Segment Start: DATA EXCERPTS

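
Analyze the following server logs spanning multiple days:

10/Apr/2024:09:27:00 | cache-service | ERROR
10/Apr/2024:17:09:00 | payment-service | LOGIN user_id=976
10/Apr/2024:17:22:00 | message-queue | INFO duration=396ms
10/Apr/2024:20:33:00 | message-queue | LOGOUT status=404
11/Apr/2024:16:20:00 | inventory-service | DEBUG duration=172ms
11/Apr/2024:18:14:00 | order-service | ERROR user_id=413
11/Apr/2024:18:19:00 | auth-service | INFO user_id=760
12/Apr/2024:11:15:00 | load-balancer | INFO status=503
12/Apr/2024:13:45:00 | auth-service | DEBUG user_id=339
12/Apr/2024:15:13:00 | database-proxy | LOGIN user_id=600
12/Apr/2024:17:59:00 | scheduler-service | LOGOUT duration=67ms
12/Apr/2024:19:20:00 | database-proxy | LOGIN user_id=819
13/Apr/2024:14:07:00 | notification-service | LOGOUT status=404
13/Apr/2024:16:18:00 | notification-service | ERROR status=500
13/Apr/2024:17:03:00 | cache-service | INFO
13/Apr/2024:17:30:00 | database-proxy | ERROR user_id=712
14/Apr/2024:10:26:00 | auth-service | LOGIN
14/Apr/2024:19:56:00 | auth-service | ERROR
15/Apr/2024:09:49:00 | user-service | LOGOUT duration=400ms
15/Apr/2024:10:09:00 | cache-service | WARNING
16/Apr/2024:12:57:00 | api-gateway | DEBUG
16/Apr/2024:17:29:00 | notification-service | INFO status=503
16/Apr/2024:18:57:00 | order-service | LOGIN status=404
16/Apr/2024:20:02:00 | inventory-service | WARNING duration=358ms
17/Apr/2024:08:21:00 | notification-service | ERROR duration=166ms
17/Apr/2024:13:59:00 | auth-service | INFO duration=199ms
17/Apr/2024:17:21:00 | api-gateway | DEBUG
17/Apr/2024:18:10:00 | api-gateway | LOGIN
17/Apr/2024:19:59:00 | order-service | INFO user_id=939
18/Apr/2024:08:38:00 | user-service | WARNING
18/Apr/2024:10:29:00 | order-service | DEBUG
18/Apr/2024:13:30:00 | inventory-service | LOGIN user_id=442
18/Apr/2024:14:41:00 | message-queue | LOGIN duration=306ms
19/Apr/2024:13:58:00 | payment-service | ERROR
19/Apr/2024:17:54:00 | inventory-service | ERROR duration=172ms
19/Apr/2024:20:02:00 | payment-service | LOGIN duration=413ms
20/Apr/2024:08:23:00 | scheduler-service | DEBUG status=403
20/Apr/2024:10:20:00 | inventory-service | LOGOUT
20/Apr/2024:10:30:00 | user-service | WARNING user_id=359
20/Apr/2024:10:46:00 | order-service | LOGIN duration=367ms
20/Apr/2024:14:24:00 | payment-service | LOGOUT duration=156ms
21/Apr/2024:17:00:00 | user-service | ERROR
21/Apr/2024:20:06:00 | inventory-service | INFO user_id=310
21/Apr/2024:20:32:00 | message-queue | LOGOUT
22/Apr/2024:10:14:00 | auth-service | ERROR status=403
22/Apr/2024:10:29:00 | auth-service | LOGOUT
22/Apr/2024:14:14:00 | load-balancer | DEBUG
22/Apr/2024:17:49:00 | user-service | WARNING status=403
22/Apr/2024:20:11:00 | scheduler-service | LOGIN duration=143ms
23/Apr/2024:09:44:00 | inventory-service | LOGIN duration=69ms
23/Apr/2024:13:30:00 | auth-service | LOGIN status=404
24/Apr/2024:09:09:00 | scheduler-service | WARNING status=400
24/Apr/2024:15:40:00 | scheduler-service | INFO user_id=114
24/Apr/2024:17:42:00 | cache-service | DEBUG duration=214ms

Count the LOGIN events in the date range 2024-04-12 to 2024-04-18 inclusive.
7

To filter by date range:

1. Date range: 2024-04-12 through 2024-04-18, both dates inclusive
2. Filter for LOGIN events whose date falls in this range
3. Count matching events: 7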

Segment End: DATA EXCERPTS

◆ WHAT IS REQUIRED ◆
Every line in the entries above that has the word "notification" should be identified and copied.

◆ REPLY TO THE TASK ◆
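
13/Apr/2024:14:07:00 | notification-service | LOGOUT status=404
13/Apr/2024:16:18:00 | notification-service | ERROR status=500
16/Apr/2024:17:29:00 | notification-service | INFO status=503
17/Apr/2024:08:21:00 | notification-service | ERROR duration=166ms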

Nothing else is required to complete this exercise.